**Problem statement**
Reproduce the entries below, please. Keep every character the same.

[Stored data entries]
#####

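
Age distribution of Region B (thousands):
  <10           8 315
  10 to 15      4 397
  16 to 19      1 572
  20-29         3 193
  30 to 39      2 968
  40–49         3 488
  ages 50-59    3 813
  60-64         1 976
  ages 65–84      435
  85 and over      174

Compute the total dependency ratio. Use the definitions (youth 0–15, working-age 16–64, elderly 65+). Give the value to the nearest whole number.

0–15: 8 315 + 4 397 = 12 712
16–64: 1 572 + 3 193 + 2 968 + 3 488 + 3 813 + 1 976 = 17 010
65+: 435 + 174 = 609
Total dependency ratio = (12 712 + 609) / 17 010 × 100 = 13 321 / 17 010 × 100 = 78

Total dependency ratio: 78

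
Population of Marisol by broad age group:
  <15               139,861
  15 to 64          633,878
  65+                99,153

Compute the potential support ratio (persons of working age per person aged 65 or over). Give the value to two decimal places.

Potential support ratio = 633,878 / 99,153 = 6.39

Potential support ratio: 6.39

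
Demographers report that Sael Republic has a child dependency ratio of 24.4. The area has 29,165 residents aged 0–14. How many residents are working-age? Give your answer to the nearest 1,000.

Working-age: 120,000

Youth dependency ratio = youth / working-age × 100
24.4 = 29,165 / W × 100
⇒ 120,000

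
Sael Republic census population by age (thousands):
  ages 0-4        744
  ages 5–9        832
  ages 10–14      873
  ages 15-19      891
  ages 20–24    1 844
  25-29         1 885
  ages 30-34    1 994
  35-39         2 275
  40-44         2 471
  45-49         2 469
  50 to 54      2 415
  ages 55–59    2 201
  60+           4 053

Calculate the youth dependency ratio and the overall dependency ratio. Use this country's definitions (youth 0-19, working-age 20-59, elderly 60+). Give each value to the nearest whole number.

0–19: 744 + 832 + 873 + 891 = 3 340
20–59: 1 844 + 1 885 + 1 994 + 2 275 + 2 471 + 2 469 + 2 415 + 2 201 = 17 554
60+: 4 053
Youth dependency ratio = 3 340 / 17 554 × 100 = 19
Total dependency ratio = (3 340 + 4 053) / 17 554 × 100 = 7 393 / 17 554 × 100 = 42

Youth dependency ratio: 19
Total dependency ratio: 42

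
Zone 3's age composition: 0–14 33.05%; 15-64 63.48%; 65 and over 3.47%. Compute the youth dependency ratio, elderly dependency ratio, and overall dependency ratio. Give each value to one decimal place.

Youth dependency ratio: 52.1
Old-age dependency ratio: 5.5
Total dependency ratio: 57.5

Youth dependency ratio = 33.05 / 63.48 × 100 = 52.1
Old-age dependency ratio = 3.47 / 63.48 × 100 = 5.5
Total dependency ratio = (33.05 + 3.47) / 63.48 × 100 = 36.52 / 63.48 × 100 = 57.5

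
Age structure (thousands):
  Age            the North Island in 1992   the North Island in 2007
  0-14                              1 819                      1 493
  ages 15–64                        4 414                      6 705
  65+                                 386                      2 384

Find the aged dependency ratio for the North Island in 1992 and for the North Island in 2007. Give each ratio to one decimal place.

the North Island in 1992: 8.7
the North Island in 2007: 35.6

the North Island in 1992: 386 / 4 414 × 100 = 8.7
the North Island in 2007: 2 384 / 6 705 × 100 = 35.6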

#####

**Solution for this task**
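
Age distribution of Region B (thousands):
  <10           8 315
  10 to 15      4 397
  16 to 19      1 572
  20-29         3 193
  30 to 39      2 968
  40–49         3 488
  ages 50-59    3 813
  60-64         1 976
  ages 65–84      435
  85 and over      174

Compute the total dependency ratio. Use the definitions (youth 0–15, working-age 16–64, elderly 65+). Give the value to the nearest whole number.

0–15: 8 315 + 4 397 = 12 712
16–64: 1 572 + 3 193 + 2 968 + 3 488 + 3 813 + 1 976 = 17 010
65+: 435 + 174 = 609
Total dependency ratio = (12 712 + 609) / 17 010 × 100 = 13 321 / 17 010 × 100 = 78

Total dependency ratio: 78

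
Population of Marisol by broad age group:
  <15               139,861
  15 to 64          633,878
  65+                99,153

Compute the potential support ratio (persons of working age per person aged 65 or over). Give the value to two decimal places.

Potential support ratio = 633,878 / 99,153 = 6.39

Potential support ratio: 6.39

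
Demographers report that Sael Republic has a child dependency ratio of 24.4. The area has 29,165 residents aged 0–14. How many residents are working-age? Give your answer to the nearest 1,000.

Working-age: 120,000

Youth dependency ratio = youth / working-age × 100
24.4 = 29,165 / W × 100
⇒ 120,000

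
Sael Republic census population by age (thousands):
  ages 0-4        744
  ages 5–9        832
  ages 10–14      873
  ages 15-19      891
  ages 20–24    1 844
  25-29         1 885
  ages 30-34    1 994
  35-39         2 275
  40-44         2 471
  45-49         2 469
  50 to 54      2 415
  ages 55–59    2 201
  60+           4 053

Calculate the youth dependency ratio and the overall dependency ratio. Use this country's definitions (youth 0-19, working-age 20-59, elderly 60+). Give each value to the nearest whole number.

0–19: 744 + 832 + 873 + 891 = 3 340
20–59: 1 844 + 1 885 + 1 994 + 2 275 + 2 471 + 2 469 + 2 415 + 2 201 = 17 554
60+: 4 053
Youth dependency ratio = 3 340 / 17 554 × 100 = 19
Total dependency ratio = (3 340 + 4 053) / 17 554 × 100 = 7 393 / 17 554 × 100 = 42

Youth dependency ratio: 19
Total dependency ratio: 42

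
Zone 3's age composition: 0–14 33.05%; 15-64 63.48%; 65 and over 3.47%. Compute the youth dependency ratio, elderly dependency ratio, and overall dependency ratio. Give each value to one decimal place.

Youth dependency ratio: 52.1
Old-age dependency ratio: 5.5
Total dependency ratio: 57.5

Youth dependency ratio = 33.05 / 63.48 × 100 = 52.1
Old-age dependency ratio = 3.47 / 63.48 × 100 = 5.5
Total dependency ratio = (33.05 + 3.47) / 63.48 × 100 = 36.52 / 63.48 × 100 = 57.5

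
Age structure (thousands):
  Age            the North Island in 1992   the North Island in 2007
  0-14                              1 819                      1 493
  ages 15–64                        4 414                      6 705
  65+                                 386                      2 384

Find the aged dependency ratio for the North Island in 1992 and for the North Island in 2007. Give each ratio to one decimal place.

the North Island in 1992: 8.7
the North Island in 2007: 35.6

the North Island in 1992: 386 / 4 414 × 100 = 8.7
the North Island in 2007: 2 384 / 6 705 × 100 = 35.6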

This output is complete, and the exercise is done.